### EXERCISE MATERIAL

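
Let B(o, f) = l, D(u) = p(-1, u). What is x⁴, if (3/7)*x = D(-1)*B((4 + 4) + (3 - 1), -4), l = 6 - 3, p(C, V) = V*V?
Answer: 2401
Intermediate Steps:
p(C, V) = V²
l = 3
D(u) = u²
B(o, f) = 3
x = 7 (x = 7*((-1)²*3)/3 = 7*(1*3)/3 = (7/3)*3 = 7)
x⁴ = 7⁴ = 2401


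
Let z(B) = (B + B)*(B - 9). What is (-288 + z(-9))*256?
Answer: 9216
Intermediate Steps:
z(B) = 2*B*(-9 + B) (z(B) = (2*B)*(-9 + B) = 2*B*(-9 + B))
(-288 + z(-9))*256 = (-288 + 2*(-9)*(-9 - 9))*256 = (-288 + 2*(-9)*(-18))*256 = (-288 + 324)*256 = 36*256 = 9216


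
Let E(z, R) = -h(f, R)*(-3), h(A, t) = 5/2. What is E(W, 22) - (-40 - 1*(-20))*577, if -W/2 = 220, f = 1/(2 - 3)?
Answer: 23095/2 ≈ 11548.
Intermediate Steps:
f = -1 (f = 1/(-1) = -1)
W = -440 (W = -2*220 = -440)
h(A, t) = 5/2 (h(A, t) = 5*(½) = 5/2)
E(z, R) = 15/2 (E(z, R) = -1*5/2*(-3) = -5/2*(-3) = 15/2)
E(W, 22) - (-40 - 1*(-20))*577 = 15/2 - (-40 - 1*(-20))*577 = 15/2 - (-40 + 20)*577 = 15/2 - (-20)*577 = 15/2 - 1*(-11540) = 15/2 + 11540 = 23095/2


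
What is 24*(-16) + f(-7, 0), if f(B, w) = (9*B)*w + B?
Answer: -391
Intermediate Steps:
f(B, w) = B + 9*B*w (f(B, w) = 9*B*w + B = B + 9*B*w)
24*(-16) + f(-7, 0) = 24*(-16) - 7*(1 + 9*0) = -384 - 7*(1 + 0) = -384 - 7*1 = -384 - 7 = -391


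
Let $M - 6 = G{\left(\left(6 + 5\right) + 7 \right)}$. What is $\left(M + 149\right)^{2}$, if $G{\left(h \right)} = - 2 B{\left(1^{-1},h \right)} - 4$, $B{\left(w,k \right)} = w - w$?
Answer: $22801$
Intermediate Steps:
$B{\left(w,k \right)} = 0$
$G{\left(h \right)} = -4$ ($G{\left(h \right)} = \left(-2\right) 0 - 4 = 0 - 4 = -4$)
$M = 2$ ($M = 6 - 4 = 2$)
$\left(M + 149\right)^{2} = \left(2 + 149\right)^{2} = 151^{2} = 22801$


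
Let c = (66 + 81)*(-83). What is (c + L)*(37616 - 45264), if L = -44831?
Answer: 436180736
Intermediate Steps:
c = -12201 (c = 147*(-83) = -12201)
(c + L)*(37616 - 45264) = (-12201 - 44831)*(37616 - 45264) = -57032*(-7648) = 436180736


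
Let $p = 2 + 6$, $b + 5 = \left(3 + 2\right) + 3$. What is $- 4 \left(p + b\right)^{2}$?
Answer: $-484$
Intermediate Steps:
$b = 3$ ($b = -5 + \left(\left(3 + 2\right) + 3\right) = -5 + \left(5 + 3\right) = -5 + 8 = 3$)
$p = 8$
$- 4 \left(p + b\right)^{2} = - 4 \left(8 + 3\right)^{2} = - 4 \cdot 11^{2} = \left(-4\right) 121 = -484$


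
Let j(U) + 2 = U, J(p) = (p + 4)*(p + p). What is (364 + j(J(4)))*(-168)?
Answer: -71568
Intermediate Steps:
J(p) = 2*p*(4 + p) (J(p) = (4 + p)*(2*p) = 2*p*(4 + p))
j(U) = -2 + U
(364 + j(J(4)))*(-168) = (364 + (-2 + 2*4*(4 + 4)))*(-168) = (364 + (-2 + 2*4*8))*(-168) = (364 + (-2 + 64))*(-168) = (364 + 62)*(-168) = 426*(-168) = -71568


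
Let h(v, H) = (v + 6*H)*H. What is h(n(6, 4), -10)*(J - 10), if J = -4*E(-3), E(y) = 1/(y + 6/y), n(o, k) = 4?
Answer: -5152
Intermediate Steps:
h(v, H) = H*(v + 6*H)
J = ⅘ (J = -(-12)/(6 + (-3)²) = -(-12)/(6 + 9) = -(-12)/15 = -4*(-⅕) = ⅘ ≈ 0.80000)
h(n(6, 4), -10)*(J - 10) = (-10*(4 + 6*(-10)))*(⅘ - 10) = -10*(4 - 60)*(-46/5) = -10*(-56)*(-46/5) = 560*(-46/5) = -5152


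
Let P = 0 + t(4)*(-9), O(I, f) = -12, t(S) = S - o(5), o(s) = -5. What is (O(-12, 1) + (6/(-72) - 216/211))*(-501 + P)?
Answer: 3219139/422 ≈ 7628.3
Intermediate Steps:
t(S) = 5 + S (t(S) = S - 1*(-5) = S + 5 = 5 + S)
P = -81 (P = 0 + (5 + 4)*(-9) = 0 + 9*(-9) = 0 - 81 = -81)
(O(-12, 1) + (6/(-72) - 216/211))*(-501 + P) = (-12 + (6/(-72) - 216/211))*(-501 - 81) = (-12 + (6*(-1/72) - 216*1/211))*(-582) = (-12 + (-1/12 - 216/211))*(-582) = (-12 - 2803/2532)*(-582) = -33187/2532*(-582) = 3219139/422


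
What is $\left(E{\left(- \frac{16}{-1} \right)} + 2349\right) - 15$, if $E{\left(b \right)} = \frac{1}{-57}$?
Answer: $\frac{133037}{57} \approx 2334.0$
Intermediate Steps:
$E{\left(b \right)} = - \frac{1}{57}$
$\left(E{\left(- \frac{16}{-1} \right)} + 2349\right) - 15 = \left(- \frac{1}{57} + 2349\right) - 15 = \frac{133892}{57} - 15 = \frac{133037}{57}$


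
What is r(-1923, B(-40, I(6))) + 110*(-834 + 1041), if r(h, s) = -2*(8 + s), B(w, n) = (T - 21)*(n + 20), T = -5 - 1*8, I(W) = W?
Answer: 24522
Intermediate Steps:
T = -13 (T = -5 - 8 = -13)
B(w, n) = -680 - 34*n (B(w, n) = (-13 - 21)*(n + 20) = -34*(20 + n) = -680 - 34*n)
r(h, s) = -16 - 2*s
r(-1923, B(-40, I(6))) + 110*(-834 + 1041) = (-16 - 2*(-680 - 34*6)) + 110*(-834 + 1041) = (-16 - 2*(-680 - 204)) + 110*207 = (-16 - 2*(-884)) + 22770 = (-16 + 1768) + 22770 = 1752 + 22770 = 24522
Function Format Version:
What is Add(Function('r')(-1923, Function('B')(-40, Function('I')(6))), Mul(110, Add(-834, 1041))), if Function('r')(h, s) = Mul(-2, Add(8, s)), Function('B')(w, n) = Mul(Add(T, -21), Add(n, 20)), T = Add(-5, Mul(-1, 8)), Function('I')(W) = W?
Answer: 24522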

######

**WHAT IS NEEDED**
Answer with one number only, the count of lines in the entries above that hold the string "Function".

**SOLUTION TO THIS PROBLEM**
2